[Extracted data entries]
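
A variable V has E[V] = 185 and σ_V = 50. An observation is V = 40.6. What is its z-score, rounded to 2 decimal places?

z = -2.89

z = (V − E[V]) / σ_V = (40.6 − 185) / 50 ≈ -2.89.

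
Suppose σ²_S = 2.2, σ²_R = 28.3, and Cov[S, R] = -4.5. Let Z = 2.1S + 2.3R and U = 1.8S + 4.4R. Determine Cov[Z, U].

Cov[Z, U] = 234.502

By bilinearity, Cov[Z, U] = ac·σ²_S + bd·σ²_R + (ad+bc)·Cov[S, R], with a=2.1, b=2.3, c=1.8, d=4.4.
ac·σ²_S = 2.1·1.8·2.2 = 8.316
bd·σ²_R = 2.3·4.4·28.3 = 286.396
(ad+bc)·Cov[S, R] = (13.38)·(-4.5) = -60.21
Cov[Z, U] = 8.316 + 286.396 + (-60.21) = 234.502.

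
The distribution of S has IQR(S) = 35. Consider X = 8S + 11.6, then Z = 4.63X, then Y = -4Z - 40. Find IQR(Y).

IQR(X) = |8|·35 = 280.
IQR(Z) = |4.63|·280 = 1296.4.
IQR(Y) = |-4|·1296.4 = 5185.6.

IQR(Y) = 5185.6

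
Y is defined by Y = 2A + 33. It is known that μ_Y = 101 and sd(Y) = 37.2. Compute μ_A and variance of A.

From Y = 2A + 33: μ_Y = a·μ_A + b, so μ_A = (μ_Y − b)/a = (101 − 33)/2 = 34.
variance of Y = 37.2² = 1383.84.
variance of Y = a²·variance of A, so variance of A = 1383.84/2² = 345.96.

μ_A = 34, variance of A = 345.96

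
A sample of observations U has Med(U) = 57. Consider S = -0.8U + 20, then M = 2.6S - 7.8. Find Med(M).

Med(S) = (-0.8)·57 + 20 = -25.6.
Med(M) = 2.6·(-25.6) + (-7.8) = -74.36.

Med(M) = -74.36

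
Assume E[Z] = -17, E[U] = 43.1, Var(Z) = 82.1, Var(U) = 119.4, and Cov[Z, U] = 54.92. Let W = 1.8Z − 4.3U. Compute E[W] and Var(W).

E[W] = 1.8·E[Z] + (-4.3)·E[U] = 1.8·(-17) + (-4.3)·43.1 = -215.93.
Var(W) = a²·Var(Z) + b²·Var(U) + 2ab·Cov[Z, U] with a = 1.8, b = -4.3.
= 1.8²·82.1 + (-4.3)²·119.4 + 2·1.8·(-4.3)·54.92
= 266.004 + 2207.706 + (-850.1616) = 1623.5484.

E[W] = -215.93, Var(W) = 1623.5484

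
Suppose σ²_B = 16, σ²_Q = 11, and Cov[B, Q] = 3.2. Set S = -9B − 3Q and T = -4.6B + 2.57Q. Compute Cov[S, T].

By bilinearity, Cov[S, T] = ac·σ²_B + bd·σ²_Q + (ad+bc)·Cov[B, Q], with a=-9, b=-3, c=-4.6, d=2.57.
ac·σ²_B = (-9)·(-4.6)·16 = 662.4
bd·σ²_Q = (-3)·2.57·11 = -84.81
(ad+bc)·Cov[B, Q] = (-9.33)·3.2 = -29.856
Cov[S, T] = 662.4 + (-84.81) + (-29.856) = 547.734.

Cov[S, T] = 547.734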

- ASSIGNMENT
Every entry above needs to be written out again exactly.

- OUTPUT FOR THIS TASK
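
A variable V has E[V] = 185 and σ_V = 50. An observation is V = 40.6. What is its z-score, rounded to 2 decimal places?

z = -2.89

z = (V − E[V]) / σ_V = (40.6 − 185) / 50 ≈ -2.89.

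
Suppose σ²_S = 2.2, σ²_R = 28.3, and Cov[S, R] = -4.5. Let Z = 2.1S + 2.3R and U = 1.8S + 4.4R. Determine Cov[Z, U].

Cov[Z, U] = 234.502

By bilinearity, Cov[Z, U] = ac·σ²_S + bd·σ²_R + (ad+bc)·Cov[S, R], with a=2.1, b=2.3, c=1.8, d=4.4.
ac·σ²_S = 2.1·1.8·2.2 = 8.316
bd·σ²_R = 2.3·4.4·28.3 = 286.396
(ad+bc)·Cov[S, R] = (13.38)·(-4.5) = -60.21
Cov[Z, U] = 8.316 + 286.396 + (-60.21) = 234.502.

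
The distribution of S has IQR(S) = 35. Consider X = 8S + 11.6, then Z = 4.63X, then Y = -4Z - 40. Find IQR(Y).

IQR(X) = |8|·35 = 280.
IQR(Z) = |4.63|·280 = 1296.4.
IQR(Y) = |-4|·1296.4 = 5185.6.

IQR(Y) = 5185.6

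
Y is defined by Y = 2A + 33. It is known that μ_Y = 101 and sd(Y) = 37.2. Compute μ_A and variance of A.

From Y = 2A + 33: μ_Y = a·μ_A + b, so μ_A = (μ_Y − b)/a = (101 − 33)/2 = 34.
variance of Y = 37.2² = 1383.84.
variance of Y = a²·variance of A, so variance of A = 1383.84/2² = 345.96.

μ_A = 34, variance of A = 345.96

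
A sample of observations U has Med(U) = 57. Consider S = -0.8U + 20, then M = 2.6S - 7.8. Find Med(M).

Med(S) = (-0.8)·57 + 20 = -25.6.
Med(M) = 2.6·(-25.6) + (-7.8) = -74.36.

Med(M) = -74.36

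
Assume E[Z] = -17, E[U] = 43.1, Var(Z) = 82.1, Var(U) = 119.4, and Cov[Z, U] = 54.92. Let W = 1.8Z − 4.3U. Compute E[W] and Var(W).

E[W] = 1.8·E[Z] + (-4.3)·E[U] = 1.8·(-17) + (-4.3)·43.1 = -215.93.
Var(W) = a²·Var(Z) + b²·Var(U) + 2ab·Cov[Z, U] with a = 1.8, b = -4.3.
= 1.8²·82.1 + (-4.3)²·119.4 + 2·1.8·(-4.3)·54.92
= 266.004 + 2207.706 + (-850.1616) = 1623.5484.

E[W] = -215.93, Var(W) = 1623.5484

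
Suppose σ²_B = 16, σ²_Q = 11, and Cov[B, Q] = 3.2. Set S = -9B − 3Q and T = -4.6B + 2.57Q. Compute Cov[S, T].

By bilinearity, Cov[S, T] = ac·σ²_B + bd·σ²_Q + (ad+bc)·Cov[B, Q], with a=-9, b=-3, c=-4.6, d=2.57.
ac·σ²_B = (-9)·(-4.6)·16 = 662.4
bd·σ²_Q = (-3)·2.57·11 = -84.81
(ad+bc)·Cov[B, Q] = (-9.33)·3.2 = -29.856
Cov[S, T] = 662.4 + (-84.81) + (-29.856) = 547.734.

Cov[S, T] = 547.734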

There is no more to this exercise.